::: Source records
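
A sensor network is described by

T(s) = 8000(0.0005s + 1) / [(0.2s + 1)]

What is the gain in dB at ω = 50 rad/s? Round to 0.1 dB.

At ω = 50 rad/s:
zero (1 + j50·0.0005) = 1 + j0.025 → |·| ≈ 1.0003, ∠ ≈ 1.43°
pole (1 + j50·0.2) = 1 + j10 → |·| ≈ 10.05, ∠ ≈ 84.29°
|T| = 8000 · 1.0003 / (10.05) ≈ 796.26
Gain = 20 log₁₀(796.26) ≈ 58.02 dB

58.0 dB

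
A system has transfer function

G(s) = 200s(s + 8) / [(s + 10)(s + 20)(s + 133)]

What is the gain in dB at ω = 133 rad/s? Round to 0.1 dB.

At s = jω = j133:
zero (s+8): 8 + j133 → |·| = √(8²+133²) = √17753 ≈ 133.24, ∠ = arctan(133/8) ≈ 86.56°
zero at origin: s = j133 → |·| = 133, ∠ = 90.00°
pole (s+10): 10 + j133 → |·| = √(10²+133²) = √17789 ≈ 133.38, ∠ = arctan(133/10) ≈ 85.70°
pole (s+20): 20 + j133 → |·| = √(20²+133²) = √18089 ≈ 134.5, ∠ = arctan(133/20) ≈ 81.45°
pole (s+133): 133 + j133 → |·| = √(133²+133²) = √35378 ≈ 188.09, ∠ = arctan(133/133) ≈ 45.00°
|G| = 200 · 17721 / 3.3743e+06 ≈ 1.0504
Gain = 20 log₁₀(1.0504) ≈ 0.43 dB

0.4 dB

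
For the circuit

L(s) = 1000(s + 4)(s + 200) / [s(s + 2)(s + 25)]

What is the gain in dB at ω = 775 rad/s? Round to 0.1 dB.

2.5 dB

At s = jω = j775:
zero (s+4): 4 + j775 → |·| = √(4²+775²) = √600641 ≈ 775.01, ∠ = arctan(775/4) ≈ 89.70°
zero (s+200): 200 + j775 → |·| = √(200²+775²) = √640625 ≈ 800.39, ∠ = arctan(775/200) ≈ 75.53°
pole (s+2): 2 + j775 → |·| = √(2²+775²) = √600629 ≈ 775, ∠ = arctan(775/2) ≈ 89.85°
pole (s+25): 25 + j775 → |·| = √(25²+775²) = √601250 ≈ 775.4, ∠ = arctan(775/25) ≈ 88.15°
pole at origin: |s| = 775, ∠ = 90.00° (in denominator)
|L| = 1000 · 6.2031e+05 / 4.6572e+08 ≈ 1.3319
Gain = 20 log₁₀(1.3319) ≈ 2.49 dB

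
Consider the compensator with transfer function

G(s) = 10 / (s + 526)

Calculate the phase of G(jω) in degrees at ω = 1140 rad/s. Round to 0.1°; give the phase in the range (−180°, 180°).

-65.2°

At s = jω = j1140:
pole (s+526): 526 + j1140 → |·| = √(526²+1140²) = √1576276 ≈ 1255.5, ∠ = arctan(1140/526) ≈ 65.23°
∠G = 0.00° − 65.23° = -65.23°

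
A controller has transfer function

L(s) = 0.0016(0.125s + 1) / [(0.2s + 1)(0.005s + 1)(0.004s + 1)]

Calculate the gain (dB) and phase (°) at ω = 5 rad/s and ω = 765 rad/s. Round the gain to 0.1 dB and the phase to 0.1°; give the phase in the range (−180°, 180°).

At ω = 5 rad/s:
zero (1 + j5·0.125) = 1 + j0.625 → |·| ≈ 1.1792, ∠ ≈ 32.01°
pole (1 + j5·0.2) = 1 + j1 → |·| ≈ 1.4142, ∠ ≈ 45.00°
pole (1 + j5·0.005) = 1 + j0.025 → |·| ≈ 1.0003, ∠ ≈ 1.43°
pole (1 + j5·0.004) = 1 + j0.02 → |·| ≈ 1.0002, ∠ ≈ 1.15°
|L| = 0.0016 · 1.1792 / (1.4142 · 1.0003 · 1.0002) ≈ 0.0013335
Gain = 20 log₁₀(0.0013335) ≈ -57.50 dB
∠L = (32.01°) − (45.00° + 1.43° + 1.15°) = -15.57°

At ω = 765 rad/s:
zero (1 + j765·0.125) = 1 + j95.625 → |·| ≈ 95.63, ∠ ≈ 89.40°
pole (1 + j765·0.2) = 1 + j153 → |·| ≈ 153, ∠ ≈ 89.63°
pole (1 + j765·0.005) = 1 + j3.825 → |·| ≈ 3.9536, ∠ ≈ 75.35°
pole (1 + j765·0.004) = 1 + j3.06 → |·| ≈ 3.2193, ∠ ≈ 71.90°
|L| = 0.0016 · 95.63 / (153 · 3.9536 · 3.2193) ≈ 7.8572e-05
Gain = 20 log₁₀(7.8572e-05) ≈ -82.09 dB
∠L = (89.40°) − (89.63° + 75.35° + 71.90°) = -147.48°

ω = 5: -57.5 dB, -15.6°; ω = 765: -82.1 dB, -147.5°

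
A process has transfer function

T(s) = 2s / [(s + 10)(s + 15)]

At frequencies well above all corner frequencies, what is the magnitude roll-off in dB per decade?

-20 dB/decade

Each pole contributes −20 dB/decade at high frequency; each zero contributes +20 dB/decade.
Net: 1 zero(s) − 2 pole(s) → -20 dB/decade.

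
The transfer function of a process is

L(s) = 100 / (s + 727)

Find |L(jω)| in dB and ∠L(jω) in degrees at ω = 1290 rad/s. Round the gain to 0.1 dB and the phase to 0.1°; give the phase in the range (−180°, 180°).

-23.4 dB, -60.6°

At s = jω = j1290:
pole (s+727): 727 + j1290 → |·| = √(727²+1290²) = √2192629 ≈ 1480.8, ∠ = arctan(1290/727) ≈ 60.60°
|L| = 100 / 1480.8 ≈ 0.067531
Gain = 20 log₁₀(0.067531) ≈ -23.41 dB
∠L = 0.00° − 60.60° = -60.60°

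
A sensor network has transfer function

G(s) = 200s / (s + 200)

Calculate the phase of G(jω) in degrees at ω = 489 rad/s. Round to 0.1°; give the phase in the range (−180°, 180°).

22.2°

At s = jω = j489:
zero at origin: s = j489 → |·| = 489, ∠ = 90.00°
pole (s+200): 200 + j489 → |·| = √(200²+489²) = √279121 ≈ 528.32, ∠ = arctan(489/200) ≈ 67.76°
∠G = 90.00° − 67.76° = 22.24°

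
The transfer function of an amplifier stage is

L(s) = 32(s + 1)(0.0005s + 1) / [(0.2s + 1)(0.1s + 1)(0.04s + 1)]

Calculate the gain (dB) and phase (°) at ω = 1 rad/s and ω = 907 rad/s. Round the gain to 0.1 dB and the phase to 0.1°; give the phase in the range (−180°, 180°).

At ω = 1 rad/s:
zero (1 + j1·1) = 1 + j1 → |·| ≈ 1.4142, ∠ ≈ 45.00°
zero (1 + j1·0.0005) = 1 + j0.0005 → |·| ≈ 1, ∠ ≈ 0.03°
pole (1 + j1·0.2) = 1 + j0.2 → |·| ≈ 1.0198, ∠ ≈ 11.31°
pole (1 + j1·0.1) = 1 + j0.1 → |·| ≈ 1.005, ∠ ≈ 5.71°
pole (1 + j1·0.04) = 1 + j0.04 → |·| ≈ 1.0008, ∠ ≈ 2.29°
|L| = 32 · 1.4142 · 1 / (1.0198 · 1.005 · 1.0008) ≈ 44.12
Gain = 20 log₁₀(44.12) ≈ 32.89 dB
∠L = (45.00° + 0.03°) − (11.31° + 5.71° + 2.29°) = 25.72°

At ω = 907 rad/s:
zero (1 + j907·1) = 1 + j907 → |·| ≈ 907, ∠ ≈ 89.94°
zero (1 + j907·0.0005) = 1 + j0.4535 → |·| ≈ 1.098, ∠ ≈ 24.39°
pole (1 + j907·0.2) = 1 + j181.4 → |·| ≈ 181.4, ∠ ≈ 89.68°
pole (1 + j907·0.1) = 1 + j90.7 → |·| ≈ 90.706, ∠ ≈ 89.37°
pole (1 + j907·0.04) = 1 + j36.28 → |·| ≈ 36.294, ∠ ≈ 88.42°
|L| = 32 · 907 · 1.098 / (181.4 · 90.706 · 36.294) ≈ 0.053364
Gain = 20 log₁₀(0.053364) ≈ -25.46 dB
∠L = (89.94° + 24.39°) − (89.68° + 89.37° + 88.42°) = -153.14°

ω = 1: 32.9 dB, 25.7°; ω = 907: -25.5 dB, -153.1°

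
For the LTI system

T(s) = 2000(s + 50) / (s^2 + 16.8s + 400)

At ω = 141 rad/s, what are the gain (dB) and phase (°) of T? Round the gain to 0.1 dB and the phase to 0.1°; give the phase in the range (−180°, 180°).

At s = jω = j141:
zero (s+50): 50 + j141 → |·| = √(50²+141²) = √22381 ≈ 149.6, ∠ = arctan(141/50) ≈ 70.47°
quadratic: (j141)² + 16.8·j141 + 400 = -19481 + j2368.8 → |·| ≈ 19624, ∠ ≈ 173.07°
|T| = 2000 · 149.6 / 19624 ≈ 15.247
Gain = 20 log₁₀(15.247) ≈ 23.66 dB
∠T = 70.47° − 173.07° = -102.60°

23.7 dB, -102.6°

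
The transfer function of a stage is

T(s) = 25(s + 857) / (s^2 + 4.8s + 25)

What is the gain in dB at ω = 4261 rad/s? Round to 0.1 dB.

-44.5 dB

At s = jω = j4261:
zero (s+857): 857 + j4261 → |·| = √(857²+4261²) = √18890570 ≈ 4346.3, ∠ = arctan(4261/857) ≈ 78.63°
quadratic: (j4261)² + 4.8·j4261 + 25 = -18156096 + j20452.8 → |·| ≈ 1.8156e+07, ∠ ≈ 179.94°
|T| = 25 · 4346.3 / 1.8156e+07 ≈ 0.0059847
Gain = 20 log₁₀(0.0059847) ≈ -44.46 dB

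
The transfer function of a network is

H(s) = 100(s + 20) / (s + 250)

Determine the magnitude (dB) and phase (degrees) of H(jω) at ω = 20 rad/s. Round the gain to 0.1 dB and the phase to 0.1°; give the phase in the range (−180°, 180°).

21.0 dB, 40.4°

At s = jω = j20:
zero (s+20): 20 + j20 → |·| = √(20²+20²) = √800 ≈ 28.284, ∠ = arctan(20/20) ≈ 45.00°
pole (s+250): 250 + j20 → |·| = √(250²+20²) = √62900 ≈ 250.8, ∠ = arctan(20/250) ≈ 4.57°
|H| = 100 · 28.284 / 250.8 ≈ 11.278
Gain = 20 log₁₀(11.278) ≈ 21.04 dB
∠H = 45.00° − 4.57° = 40.43°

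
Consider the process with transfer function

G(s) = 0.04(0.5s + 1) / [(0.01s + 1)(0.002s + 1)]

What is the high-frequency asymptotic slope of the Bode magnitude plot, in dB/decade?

-20 dB/decade

Each pole contributes −20 dB/decade at high frequency; each zero contributes +20 dB/decade.
Net: 1 zero(s) − 2 pole(s) → -20 dB/decade.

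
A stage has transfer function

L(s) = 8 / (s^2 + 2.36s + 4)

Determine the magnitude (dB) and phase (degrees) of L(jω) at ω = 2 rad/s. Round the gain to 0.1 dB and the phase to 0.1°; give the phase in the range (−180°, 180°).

At s = jω = j2:
quadratic: (j2)² + 2.36·j2 + 4 = 0 + j4.72 → |·| ≈ 4.72, ∠ ≈ 90.00°
|L| = 8 / 4.72 ≈ 1.6949
Gain = 20 log₁₀(1.6949) ≈ 4.58 dB
∠L = 0.00° − 90.00° = -90.00°

4.6 dB, -90.0°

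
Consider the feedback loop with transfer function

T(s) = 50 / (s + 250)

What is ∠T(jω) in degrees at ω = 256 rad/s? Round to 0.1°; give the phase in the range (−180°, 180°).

At s = jω = j256:
pole (s+250): 250 + j256 → |·| = √(250²+256²) = √128036 ≈ 357.82, ∠ = arctan(256/250) ≈ 45.68°
∠T = 0.00° − 45.68° = -45.68°

-45.7°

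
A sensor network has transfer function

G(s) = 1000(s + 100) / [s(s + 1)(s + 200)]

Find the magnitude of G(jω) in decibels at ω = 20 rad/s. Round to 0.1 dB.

At s = jω = j20:
zero (s+100): 100 + j20 → |·| = √(100²+20²) = √10400 ≈ 101.98, ∠ = arctan(20/100) ≈ 11.31°
pole (s+1): 1 + j20 → |·| = √(1²+20²) = √401 ≈ 20.025, ∠ = arctan(20/1) ≈ 87.14°
pole (s+200): 200 + j20 → |·| = √(200²+20²) = √40400 ≈ 201, ∠ = arctan(20/200) ≈ 5.71°
pole at origin: |s| = 20, ∠ = 90.00° (in denominator)
|G| = 1000 · 101.98 / 80500 ≈ 1.2668
Gain = 20 log₁₀(1.2668) ≈ 2.05 dB

2.1 dB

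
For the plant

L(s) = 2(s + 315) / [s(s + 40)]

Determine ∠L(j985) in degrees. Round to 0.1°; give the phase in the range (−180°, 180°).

-105.4°

At s = jω = j985:
zero (s+315): 315 + j985 → |·| = √(315²+985²) = √1069450 ≈ 1034.1, ∠ = arctan(985/315) ≈ 72.27°
pole (s+40): 40 + j985 → |·| = √(40²+985²) = √971825 ≈ 985.81, ∠ = arctan(985/40) ≈ 87.67°
pole at origin: |s| = 985, ∠ = 90.00° (in denominator)
∠L = 72.27° − 177.67° = -105.40°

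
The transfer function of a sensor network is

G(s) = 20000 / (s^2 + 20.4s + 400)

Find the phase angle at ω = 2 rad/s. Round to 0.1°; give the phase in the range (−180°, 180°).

At s = jω = j2:
quadratic: (j2)² + 20.4·j2 + 400 = 396 + j40.8 → |·| ≈ 398.1, ∠ ≈ 5.88°
∠G = 0.00° − 5.88° = -5.88°

-5.9°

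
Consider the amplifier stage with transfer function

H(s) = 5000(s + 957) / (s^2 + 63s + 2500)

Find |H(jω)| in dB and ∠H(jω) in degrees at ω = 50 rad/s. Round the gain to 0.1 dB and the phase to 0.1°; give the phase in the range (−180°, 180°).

63.6 dB, -87.0°

At s = jω = j50:
zero (s+957): 957 + j50 → |·| = √(957²+50²) = √918349 ≈ 958.31, ∠ = arctan(50/957) ≈ 2.99°
quadratic: (j50)² + 63·j50 + 2500 = 0 + j3150 → |·| ≈ 3150, ∠ ≈ 90.00°
|H| = 5000 · 958.31 / 3150 ≈ 1521.1
Gain = 20 log₁₀(1521.1) ≈ 63.64 dB
∠H = 2.99° − 90.00° = -87.01°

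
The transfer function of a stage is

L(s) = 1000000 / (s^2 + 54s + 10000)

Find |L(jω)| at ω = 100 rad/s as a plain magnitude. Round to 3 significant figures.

At s = jω = j100:
quadratic: (j100)² + 54·j100 + 10000 = 0 + j5400 → |·| ≈ 5400, ∠ ≈ 90.00°
|L| = 1000000 / 5400 ≈ 185.19

185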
::::::
> [Task instructions]
Copy the lines above exactly. Start with the line containing "A system has transfer function", end with the line containing "L(s) = 0.0016(0.125s", and include both.

> [Exercise answer]
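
A system has transfer function

G(s) = 200s(s + 8) / [(s + 10)(s + 20)(s + 133)]

What is the gain in dB at ω = 133 rad/s? Round to 0.1 dB.

At s = jω = j133:
zero (s+8): 8 + j133 → |·| = √(8²+133²) = √17753 ≈ 133.24, ∠ = arctan(133/8) ≈ 86.56°
zero at origin: s = j133 → |·| = 133, ∠ = 90.00°
pole (s+10): 10 + j133 → |·| = √(10²+133²) = √17789 ≈ 133.38, ∠ = arctan(133/10) ≈ 85.70°
pole (s+20): 20 + j133 → |·| = √(20²+133²) = √18089 ≈ 134.5, ∠ = arctan(133/20) ≈ 81.45°
pole (s+133): 133 + j133 → |·| = √(133²+133²) = √35378 ≈ 188.09, ∠ = arctan(133/133) ≈ 45.00°
|G| = 200 · 17721 / 3.3743e+06 ≈ 1.0504
Gain = 20 log₁₀(1.0504) ≈ 0.43 dB

0.4 dB

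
For the circuit

L(s) = 1000(s + 4)(s + 200) / [s(s + 2)(s + 25)]

What is the gain in dB at ω = 775 rad/s? Round to 0.1 dB.

2.5 dB

At s = jω = j775:
zero (s+4): 4 + j775 → |·| = √(4²+775²) = √600641 ≈ 775.01, ∠ = arctan(775/4) ≈ 89.70°
zero (s+200): 200 + j775 → |·| = √(200²+775²) = √640625 ≈ 800.39, ∠ = arctan(775/200) ≈ 75.53°
pole (s+2): 2 + j775 → |·| = √(2²+775²) = √600629 ≈ 775, ∠ = arctan(775/2) ≈ 89.85°
pole (s+25): 25 + j775 → |·| = √(25²+775²) = √601250 ≈ 775.4, ∠ = arctan(775/25) ≈ 88.15°
pole at origin: |s| = 775, ∠ = 90.00° (in denominator)
|L| = 1000 · 6.2031e+05 / 4.6572e+08 ≈ 1.3319
Gain = 20 log₁₀(1.3319) ≈ 2.49 dB

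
Consider the compensator with transfer function

G(s) = 10 / (s + 526)

Calculate the phase of G(jω) in degrees at ω = 1140 rad/s. Round to 0.1°; give the phase in the range (−180°, 180°).

-65.2°

At s = jω = j1140:
pole (s+526): 526 + j1140 → |·| = √(526²+1140²) = √1576276 ≈ 1255.5, ∠ = arctan(1140/526) ≈ 65.23°
∠G = 0.00° − 65.23° = -65.23°

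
A controller has transfer function

L(s) = 0.0016(0.125s + 1) / [(0.2s + 1)(0.005s + 1)(0.004s + 1)]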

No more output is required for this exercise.